ASSIGNED TASK
Copy out every record exactly.

(Beginning of TASK DATA)

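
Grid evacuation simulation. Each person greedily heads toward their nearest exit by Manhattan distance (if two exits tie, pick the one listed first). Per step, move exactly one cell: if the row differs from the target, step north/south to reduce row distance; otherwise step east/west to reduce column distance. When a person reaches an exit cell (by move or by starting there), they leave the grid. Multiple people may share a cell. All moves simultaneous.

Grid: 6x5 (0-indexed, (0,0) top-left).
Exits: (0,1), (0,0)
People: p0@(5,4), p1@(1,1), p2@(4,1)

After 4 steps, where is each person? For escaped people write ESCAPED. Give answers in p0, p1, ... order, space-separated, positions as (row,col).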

(End of TASK DATA)

PROBLEM SOLUTION
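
Grid evacuation simulation. Each person greedily heads toward their nearest exit by Manhattan distance (if two exits tie, pick the one listed first). Per step, move exactly one cell: if the row differs from the target, step north/south to reduce row distance; otherwise step east/west to reduce column distance. When a person reaches an exit cell (by move or by starting there), they leave the grid. Multiple people may share a cell. All moves simultaneous.

Grid: 6x5 (0-indexed, (0,0) top-left).
Exits: (0,1), (0,0)
People: p0@(5,4), p1@(1,1), p2@(4,1)

After 4 steps, where is each person? For escaped people write ESCAPED. Give answers in p0, p1, ... order, space-separated, positions as (row,col).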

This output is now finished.